■ What is needed ■
The records shown below are to be repeated exactly and completely.

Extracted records

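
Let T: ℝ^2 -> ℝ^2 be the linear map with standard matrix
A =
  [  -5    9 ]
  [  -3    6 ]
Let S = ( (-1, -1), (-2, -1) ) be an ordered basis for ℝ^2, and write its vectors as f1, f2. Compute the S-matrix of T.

[[2, 1], [1, -1]]

The j-th column of [T]_S is [T(fj)]_S.
T(f1) = A f1 = (-4, -3) = 2f1 + f2, so column 1 is (2, 1).
Repeating for f2 and assembling the columns gives [[2, 1], [1, -1]].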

■ Answer for this exercise ■
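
Let T: ℝ^2 -> ℝ^2 be the linear map with standard matrix
A =
  [  -5    9 ]
  [  -3    6 ]
Let S = ( (-1, -1), (-2, -1) ) be an ordered basis for ℝ^2, and write its vectors as f1, f2. Compute the S-matrix of T.

[[2, 1], [1, -1]]

The j-th column of [T]_S is [T(fj)]_S.
T(f1) = A f1 = (-4, -3) = 2f1 + f2, so column 1 is (2, 1).
Repeating for f2 and assembling the columns gives [[2, 1], [1, -1]].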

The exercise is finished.